**SUPPLIED DATA:**

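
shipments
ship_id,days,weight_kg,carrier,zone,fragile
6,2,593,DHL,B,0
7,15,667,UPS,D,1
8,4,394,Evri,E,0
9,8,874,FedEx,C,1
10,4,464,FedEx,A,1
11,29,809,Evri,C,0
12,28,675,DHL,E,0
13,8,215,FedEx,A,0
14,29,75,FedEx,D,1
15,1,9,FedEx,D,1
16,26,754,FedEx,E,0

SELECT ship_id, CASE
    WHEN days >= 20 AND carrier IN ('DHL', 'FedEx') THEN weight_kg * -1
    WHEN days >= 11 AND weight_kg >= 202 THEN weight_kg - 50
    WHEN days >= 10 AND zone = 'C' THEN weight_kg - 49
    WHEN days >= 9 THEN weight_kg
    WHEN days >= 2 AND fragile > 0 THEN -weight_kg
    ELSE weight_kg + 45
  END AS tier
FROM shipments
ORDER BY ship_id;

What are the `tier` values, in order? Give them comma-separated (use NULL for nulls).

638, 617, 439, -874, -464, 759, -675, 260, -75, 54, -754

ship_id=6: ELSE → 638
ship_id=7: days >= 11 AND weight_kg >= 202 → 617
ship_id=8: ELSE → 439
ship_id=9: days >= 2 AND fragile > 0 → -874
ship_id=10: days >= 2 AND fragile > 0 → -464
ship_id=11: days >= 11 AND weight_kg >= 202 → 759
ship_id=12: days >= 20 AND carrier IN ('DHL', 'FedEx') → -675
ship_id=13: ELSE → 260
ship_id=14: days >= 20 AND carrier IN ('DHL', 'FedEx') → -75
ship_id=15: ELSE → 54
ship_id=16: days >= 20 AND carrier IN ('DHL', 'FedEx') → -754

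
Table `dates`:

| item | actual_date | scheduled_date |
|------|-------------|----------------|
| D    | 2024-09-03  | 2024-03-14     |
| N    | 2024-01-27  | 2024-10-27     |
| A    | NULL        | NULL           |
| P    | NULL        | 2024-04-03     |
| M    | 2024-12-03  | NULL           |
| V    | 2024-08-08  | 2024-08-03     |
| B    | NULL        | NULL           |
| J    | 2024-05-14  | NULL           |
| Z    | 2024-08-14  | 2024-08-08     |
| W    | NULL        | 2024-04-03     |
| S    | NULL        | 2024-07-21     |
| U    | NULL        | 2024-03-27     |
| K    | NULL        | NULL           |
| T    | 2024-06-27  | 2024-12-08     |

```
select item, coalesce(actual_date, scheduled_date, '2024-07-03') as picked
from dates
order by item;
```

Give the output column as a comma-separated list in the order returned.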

...

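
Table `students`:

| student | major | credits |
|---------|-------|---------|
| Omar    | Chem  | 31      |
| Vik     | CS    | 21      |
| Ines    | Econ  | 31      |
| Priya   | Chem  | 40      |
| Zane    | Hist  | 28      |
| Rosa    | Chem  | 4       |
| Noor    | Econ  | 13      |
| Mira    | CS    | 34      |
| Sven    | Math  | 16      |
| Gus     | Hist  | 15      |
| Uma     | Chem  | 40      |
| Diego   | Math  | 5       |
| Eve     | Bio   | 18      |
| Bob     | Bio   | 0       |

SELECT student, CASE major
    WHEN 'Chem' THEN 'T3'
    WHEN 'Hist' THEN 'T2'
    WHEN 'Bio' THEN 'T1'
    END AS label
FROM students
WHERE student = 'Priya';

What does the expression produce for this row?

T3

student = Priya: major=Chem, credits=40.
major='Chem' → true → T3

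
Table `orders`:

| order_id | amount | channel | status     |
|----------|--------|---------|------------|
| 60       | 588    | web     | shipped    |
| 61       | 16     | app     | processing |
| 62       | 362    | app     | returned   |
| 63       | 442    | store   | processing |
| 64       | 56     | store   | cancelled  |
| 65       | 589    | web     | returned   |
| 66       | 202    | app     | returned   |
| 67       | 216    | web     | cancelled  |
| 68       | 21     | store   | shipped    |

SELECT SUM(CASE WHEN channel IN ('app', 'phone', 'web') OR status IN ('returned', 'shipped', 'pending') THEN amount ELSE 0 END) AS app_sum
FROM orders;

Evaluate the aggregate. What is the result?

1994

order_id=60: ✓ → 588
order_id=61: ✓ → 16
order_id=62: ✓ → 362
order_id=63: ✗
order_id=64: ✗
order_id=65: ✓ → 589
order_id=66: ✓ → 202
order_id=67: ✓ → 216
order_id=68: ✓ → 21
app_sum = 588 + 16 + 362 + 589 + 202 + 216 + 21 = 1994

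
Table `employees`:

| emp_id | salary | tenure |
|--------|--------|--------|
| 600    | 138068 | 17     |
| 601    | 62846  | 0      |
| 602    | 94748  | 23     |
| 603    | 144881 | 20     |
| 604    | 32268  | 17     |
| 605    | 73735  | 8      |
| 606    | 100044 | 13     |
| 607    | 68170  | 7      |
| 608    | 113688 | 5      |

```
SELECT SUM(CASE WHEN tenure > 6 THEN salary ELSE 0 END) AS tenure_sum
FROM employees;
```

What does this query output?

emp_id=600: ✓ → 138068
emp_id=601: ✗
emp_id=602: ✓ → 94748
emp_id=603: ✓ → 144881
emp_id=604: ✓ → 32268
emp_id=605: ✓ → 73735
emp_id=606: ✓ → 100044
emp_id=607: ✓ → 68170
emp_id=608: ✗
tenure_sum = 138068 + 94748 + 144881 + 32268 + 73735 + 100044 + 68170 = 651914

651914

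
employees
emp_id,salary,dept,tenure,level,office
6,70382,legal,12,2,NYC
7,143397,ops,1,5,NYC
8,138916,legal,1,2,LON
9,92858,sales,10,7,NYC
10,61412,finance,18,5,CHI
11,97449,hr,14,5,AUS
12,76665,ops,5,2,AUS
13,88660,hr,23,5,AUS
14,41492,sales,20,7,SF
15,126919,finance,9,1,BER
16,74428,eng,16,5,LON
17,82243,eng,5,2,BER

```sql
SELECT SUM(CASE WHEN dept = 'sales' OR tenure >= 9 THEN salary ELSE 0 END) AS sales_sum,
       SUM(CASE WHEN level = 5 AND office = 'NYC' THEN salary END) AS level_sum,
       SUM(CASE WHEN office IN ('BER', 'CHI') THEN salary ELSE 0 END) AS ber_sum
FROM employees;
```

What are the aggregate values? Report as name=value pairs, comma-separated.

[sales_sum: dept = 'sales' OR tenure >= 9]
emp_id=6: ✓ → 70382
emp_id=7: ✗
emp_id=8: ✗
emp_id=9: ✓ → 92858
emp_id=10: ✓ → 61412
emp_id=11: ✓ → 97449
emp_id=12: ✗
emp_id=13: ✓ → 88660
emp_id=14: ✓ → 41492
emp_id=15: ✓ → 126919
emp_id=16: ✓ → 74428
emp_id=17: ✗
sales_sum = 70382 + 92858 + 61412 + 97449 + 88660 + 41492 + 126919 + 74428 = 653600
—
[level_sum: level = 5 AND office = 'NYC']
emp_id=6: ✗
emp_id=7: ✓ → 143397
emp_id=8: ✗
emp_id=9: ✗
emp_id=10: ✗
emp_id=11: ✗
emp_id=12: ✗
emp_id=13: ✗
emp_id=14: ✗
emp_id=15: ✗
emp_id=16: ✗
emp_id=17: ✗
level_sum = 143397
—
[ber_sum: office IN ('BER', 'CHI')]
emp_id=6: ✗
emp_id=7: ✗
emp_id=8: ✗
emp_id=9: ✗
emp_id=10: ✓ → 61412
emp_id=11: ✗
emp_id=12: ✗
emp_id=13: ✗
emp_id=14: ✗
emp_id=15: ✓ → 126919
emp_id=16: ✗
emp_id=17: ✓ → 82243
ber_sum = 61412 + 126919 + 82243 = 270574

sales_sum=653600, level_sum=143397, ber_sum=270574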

**WHAT NEEDS TO BE DONE:** A line qualifies when it holds the word "zone"; report all qualifying lines from the records above.

**EXERCISE RESULT:**
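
ship_id,days,weight_kg,carrier,zone,fragile
    WHEN days >= 10 AND zone = 'C' THEN weight_kg - 49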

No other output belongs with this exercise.